- _Problem details_: Every record that appears below should be transcribed exactly.

Stored items:
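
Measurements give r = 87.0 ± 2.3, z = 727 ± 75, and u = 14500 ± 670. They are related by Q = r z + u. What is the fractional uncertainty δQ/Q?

Let p = r·z = 63200. δp/p = √((1·δr/r)² + (1·δz/z)²) = √(0.000699 + 0.0106) = 0.106, so δp = 6740.
Q = p + u: δQ = √(δp² + δu²) = √(4.54e+07 + 4.49e+05) = 6770
Q = 77700, so δQ/Q = 6770/77700 = 0.0871.

0.0871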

- _Response_:
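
Measurements give r = 87.0 ± 2.3, z = 727 ± 75, and u = 14500 ± 670. They are related by Q = r z + u. What is the fractional uncertainty δQ/Q?

Let p = r·z = 63200. δp/p = √((1·δr/r)² + (1·δz/z)²) = √(0.000699 + 0.0106) = 0.106, so δp = 6740.
Q = p + u: δQ = √(δp² + δu²) = √(4.54e+07 + 4.49e+05) = 6770
Q = 77700, so δQ/Q = 6770/77700 = 0.0871.

0.0871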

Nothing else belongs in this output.